* TASK STATEMENT *
For this task, every record below must be reproduced exactly.

* SUPPLIED MATERIAL *

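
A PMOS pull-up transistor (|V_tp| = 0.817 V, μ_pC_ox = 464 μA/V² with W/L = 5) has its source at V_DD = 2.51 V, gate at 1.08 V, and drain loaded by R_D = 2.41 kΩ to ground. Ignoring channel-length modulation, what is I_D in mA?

I_D = 0.436 mA

V_SG = V_DD − V_G = 2.51 − 1.08 = 1.43 V, so V_ov = 1.43 − 0.817 = 0.613 V.
k_p = μ_pC_ox · (W/L) = 2.32 mA/V².
Assume saturation: I_D = ½ k_p V_ov² = 0.5 × 2.32 × 0.613² = 0.436 mA, giving V_SD = V_DD − I_D R_D = 2.51 − 0.436 × 2.41 = 1.46 V.
V_SD = 1.46 V ≥ V_ov = 0.613 V, confirming saturation.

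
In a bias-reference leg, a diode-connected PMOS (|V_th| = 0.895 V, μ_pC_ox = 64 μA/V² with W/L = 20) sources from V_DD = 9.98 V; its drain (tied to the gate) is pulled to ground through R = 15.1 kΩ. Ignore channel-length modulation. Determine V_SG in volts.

V_SG = 1.81 V

With gate tied to drain, V_SG = V_SD ≥ V_SG − |V_th|, so the device is in saturation.
k_p = μ_pC_ox · (W/L) = 1.28 mA/V².
KCL at the drain: ½ k_p (V_SG − |V_th|)² = (V_DD − V_SG)/R.
Let x = V_SG − 0.895. Then 9.66 x² + x − 9.085 = 0, giving x = 0.919 V (positive root), so V_SG = 1.81 V.
I_D = (V_DD − V_SG)/R = (9.98 − 1.81) / 15.1 = 0.541 mA.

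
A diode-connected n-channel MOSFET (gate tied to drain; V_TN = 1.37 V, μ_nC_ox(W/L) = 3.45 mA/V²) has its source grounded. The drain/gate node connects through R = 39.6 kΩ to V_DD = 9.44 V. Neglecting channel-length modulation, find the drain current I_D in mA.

With gate tied to drain, V_GS = V_DS ≥ V_GS − V_TN, so the device is in saturation.
KCL at the drain: ½ k_n (V_GS − V_TN)² = (V_DD − V_GS)/R.
Let x = V_GS − 1.37. Then 68.3 x² + x − 8.07 = 0, giving x = 0.336 V (positive root), so V_GS = 1.71 V.
I_D = (V_DD − V_GS)/R = (9.44 − 1.71) / 39.6 = 0.195 mA.

I_D = 0.195 mA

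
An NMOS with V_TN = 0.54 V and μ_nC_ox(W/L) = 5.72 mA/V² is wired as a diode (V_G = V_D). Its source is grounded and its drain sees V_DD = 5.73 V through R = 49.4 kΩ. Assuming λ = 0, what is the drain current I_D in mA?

With gate tied to drain, V_GS = V_DS ≥ V_GS − V_TN, so the device is in saturation.
KCL at the drain: ½ k_n (V_GS − V_TN)² = (V_DD − V_GS)/R.
Let x = V_GS − 0.54. Then 141 x² + x − 5.19 = 0, giving x = 0.188 V (positive root), so V_GS = 0.728 V.
I_D = (V_DD − V_GS)/R = (5.73 − 0.728) / 49.4 = 0.101 mA.

I_D = 0.101 mA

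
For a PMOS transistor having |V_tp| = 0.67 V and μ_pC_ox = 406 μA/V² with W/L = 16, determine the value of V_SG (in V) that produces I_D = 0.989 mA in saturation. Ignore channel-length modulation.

V_SG = 1.22 V

k_p = μ_pC_ox · (W/L) = 6.496 mA/V².
In saturation I_D = ½ k_p (V_SG − |V_tp|)², so V_SG − |V_tp| = √(2 I_D / k_p) = √(2 × 0.989 / 6.496) = 0.552 V.
V_SG = 0.67 + 0.552 = 1.22 V.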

* FINAL ANSWER *
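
A PMOS pull-up transistor (|V_tp| = 0.817 V, μ_pC_ox = 464 μA/V² with W/L = 5) has its source at V_DD = 2.51 V, gate at 1.08 V, and drain loaded by R_D = 2.41 kΩ to ground. Ignoring channel-length modulation, what is I_D in mA?

I_D = 0.436 mA

V_SG = V_DD − V_G = 2.51 − 1.08 = 1.43 V, so V_ov = 1.43 − 0.817 = 0.613 V.
k_p = μ_pC_ox · (W/L) = 2.32 mA/V².
Assume saturation: I_D = ½ k_p V_ov² = 0.5 × 2.32 × 0.613² = 0.436 mA, giving V_SD = V_DD − I_D R_D = 2.51 − 0.436 × 2.41 = 1.46 V.
V_SD = 1.46 V ≥ V_ov = 0.613 V, confirming saturation.

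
In a bias-reference leg, a diode-connected PMOS (|V_th| = 0.895 V, μ_pC_ox = 64 μA/V² with W/L = 20) sources from V_DD = 9.98 V; its drain (tied to the gate) is pulled to ground through R = 15.1 kΩ. Ignore channel-length modulation. Determine V_SG in volts.

V_SG = 1.81 V

With gate tied to drain, V_SG = V_SD ≥ V_SG − |V_th|, so the device is in saturation.
k_p = μ_pC_ox · (W/L) = 1.28 mA/V².
KCL at the drain: ½ k_p (V_SG − |V_th|)² = (V_DD − V_SG)/R.
Let x = V_SG − 0.895. Then 9.66 x² + x − 9.085 = 0, giving x = 0.919 V (positive root), so V_SG = 1.81 V.
I_D = (V_DD − V_SG)/R = (9.98 − 1.81) / 15.1 = 0.541 mA.

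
A diode-connected n-channel MOSFET (gate tied to drain; V_TN = 1.37 V, μ_nC_ox(W/L) = 3.45 mA/V²) has its source grounded. The drain/gate node connects through R = 39.6 kΩ to V_DD = 9.44 V. Neglecting channel-length modulation, find the drain current I_D in mA.

With gate tied to drain, V_GS = V_DS ≥ V_GS − V_TN, so the device is in saturation.
KCL at the drain: ½ k_n (V_GS − V_TN)² = (V_DD − V_GS)/R.
Let x = V_GS − 1.37. Then 68.3 x² + x − 8.07 = 0, giving x = 0.336 V (positive root), so V_GS = 1.71 V.
I_D = (V_DD − V_GS)/R = (9.44 − 1.71) / 39.6 = 0.195 mA.

I_D = 0.195 mA

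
An NMOS with V_TN = 0.54 V and μ_nC_ox(W/L) = 5.72 mA/V² is wired as a diode (V_G = V_D). Its source is grounded and its drain sees V_DD = 5.73 V through R = 49.4 kΩ. Assuming λ = 0, what is the drain current I_D in mA?

With gate tied to drain, V_GS = V_DS ≥ V_GS − V_TN, so the device is in saturation.
KCL at the drain: ½ k_n (V_GS − V_TN)² = (V_DD − V_GS)/R.
Let x = V_GS − 0.54. Then 141 x² + x − 5.19 = 0, giving x = 0.188 V (positive root), so V_GS = 0.728 V.
I_D = (V_DD − V_GS)/R = (5.73 − 0.728) / 49.4 = 0.101 mA.

I_D = 0.101 mA

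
For a PMOS transistor having |V_tp| = 0.67 V and μ_pC_ox = 406 μA/V² with W/L = 16, determine the value of V_SG (in V) that produces I_D = 0.989 mA in saturation. Ignore channel-length modulation.

V_SG = 1.22 V

k_p = μ_pC_ox · (W/L) = 6.496 mA/V².
In saturation I_D = ½ k_p (V_SG − |V_tp|)², so V_SG − |V_tp| = √(2 I_D / k_p) = √(2 × 0.989 / 6.496) = 0.552 V.
V_SG = 0.67 + 0.552 = 1.22 V.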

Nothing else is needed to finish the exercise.